# About this exercise:
Copy the entries below in full, keeping them exactly as they are.

++++

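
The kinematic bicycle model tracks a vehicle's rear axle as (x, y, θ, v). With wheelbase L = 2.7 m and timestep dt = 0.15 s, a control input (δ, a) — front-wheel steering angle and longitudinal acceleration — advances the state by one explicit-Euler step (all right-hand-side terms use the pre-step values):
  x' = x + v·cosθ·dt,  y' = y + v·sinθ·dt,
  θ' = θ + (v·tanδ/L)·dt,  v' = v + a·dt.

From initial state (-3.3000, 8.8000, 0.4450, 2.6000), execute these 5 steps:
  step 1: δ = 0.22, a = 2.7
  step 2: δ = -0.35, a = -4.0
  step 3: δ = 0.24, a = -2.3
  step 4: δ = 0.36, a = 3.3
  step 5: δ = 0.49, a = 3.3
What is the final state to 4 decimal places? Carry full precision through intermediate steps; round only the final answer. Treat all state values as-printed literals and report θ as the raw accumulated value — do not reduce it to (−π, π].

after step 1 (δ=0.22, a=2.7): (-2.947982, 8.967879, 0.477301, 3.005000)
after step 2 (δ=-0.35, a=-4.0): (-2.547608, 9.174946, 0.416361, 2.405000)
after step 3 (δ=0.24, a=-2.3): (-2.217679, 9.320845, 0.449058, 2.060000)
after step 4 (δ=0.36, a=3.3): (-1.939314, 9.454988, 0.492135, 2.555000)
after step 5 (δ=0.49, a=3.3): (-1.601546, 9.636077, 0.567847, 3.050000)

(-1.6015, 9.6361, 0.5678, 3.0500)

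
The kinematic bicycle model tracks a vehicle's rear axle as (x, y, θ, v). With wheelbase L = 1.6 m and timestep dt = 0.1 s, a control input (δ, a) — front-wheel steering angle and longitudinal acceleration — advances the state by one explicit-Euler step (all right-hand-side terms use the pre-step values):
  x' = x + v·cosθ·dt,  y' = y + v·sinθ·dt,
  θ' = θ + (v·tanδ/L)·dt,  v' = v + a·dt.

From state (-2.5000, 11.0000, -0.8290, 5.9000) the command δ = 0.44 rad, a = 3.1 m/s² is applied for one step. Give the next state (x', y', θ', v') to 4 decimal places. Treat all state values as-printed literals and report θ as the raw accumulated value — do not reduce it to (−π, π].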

++++

# Exercise answer:
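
The kinematic bicycle model tracks a vehicle's rear axle as (x, y, θ, v). With wheelbase L = 2.7 m and timestep dt = 0.15 s, a control input (δ, a) — front-wheel steering angle and longitudinal acceleration — advances the state by one explicit-Euler step (all right-hand-side terms use the pre-step values):
  x' = x + v·cosθ·dt,  y' = y + v·sinθ·dt,
  θ' = θ + (v·tanδ/L)·dt,  v' = v + a·dt.

From initial state (-3.3000, 8.8000, 0.4450, 2.6000), execute these 5 steps:
  step 1: δ = 0.22, a = 2.7
  step 2: δ = -0.35, a = -4.0
  step 3: δ = 0.24, a = -2.3
  step 4: δ = 0.36, a = 3.3
  step 5: δ = 0.49, a = 3.3
What is the final state to 4 decimal places? Carry full precision through intermediate steps; round only the final answer. Treat all state values as-printed literals and report θ as the raw accumulated value — do not reduce it to (−π, π].

after step 1 (δ=0.22, a=2.7): (-2.947982, 8.967879, 0.477301, 3.005000)
after step 2 (δ=-0.35, a=-4.0): (-2.547608, 9.174946, 0.416361, 2.405000)
after step 3 (δ=0.24, a=-2.3): (-2.217679, 9.320845, 0.449058, 2.060000)
after step 4 (δ=0.36, a=3.3): (-1.939314, 9.454988, 0.492135, 2.555000)
after step 5 (δ=0.49, a=3.3): (-1.601546, 9.636077, 0.567847, 3.050000)

(-1.6015, 9.6361, 0.5678, 3.0500)

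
The kinematic bicycle model tracks a vehicle's rear axle as (x, y, θ, v). With wheelbase L = 1.6 m and timestep dt = 0.1 s, a control input (δ, a) — front-wheel steering angle and longitudinal acceleration — advances the state by one explicit-Euler step (all right-hand-side terms use the pre-step values):
  x' = x + v·cosθ·dt,  y' = y + v·sinθ·dt,
  θ' = θ + (v·tanδ/L)·dt,  v' = v + a·dt.

From state (-2.5000, 11.0000, -0.8290, 5.9000) the command δ = 0.44 rad, a = 3.1 m/s² is applied for one step. Give the next state (x', y', θ', v') to 4 decimal places. Treat all state values as-printed literals and report θ as the raw accumulated value — do not reduce it to (−π, π].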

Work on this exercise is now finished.